Problem details
Your answer must match the data word for word.

Dataset records

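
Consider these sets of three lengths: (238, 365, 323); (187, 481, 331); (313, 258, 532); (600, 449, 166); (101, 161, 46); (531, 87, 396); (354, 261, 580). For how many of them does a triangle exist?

5

(238,323,365): 238+323 > 365 → valid
(187,331,481): 187+331 > 481 → valid
(258,313,532): 258+313 > 532 → valid
(166,449,600): 166+449 > 600 → valid
(46,101,161): 46+101 ≤ 161 → not valid
(87,396,531): 87+396 ≤ 531 → not valid
(261,354,580): 261+354 > 580 → valid
5 of the 7 triples form a triangle.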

Result of the exercise
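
Consider these sets of three lengths: (238, 365, 323); (187, 481, 331); (313, 258, 532); (600, 449, 166); (101, 161, 46); (531, 87, 396); (354, 261, 580). For how many of them does a triangle exist?

5

(238,323,365): 238+323 > 365 → valid
(187,331,481): 187+331 > 481 → valid
(258,313,532): 258+313 > 532 → valid
(166,449,600): 166+449 > 600 → valid
(46,101,161): 46+101 ≤ 161 → not valid
(87,396,531): 87+396 ≤ 531 → not valid
(261,354,580): 261+354 > 580 → valid
5 of the 7 triples form a triangle.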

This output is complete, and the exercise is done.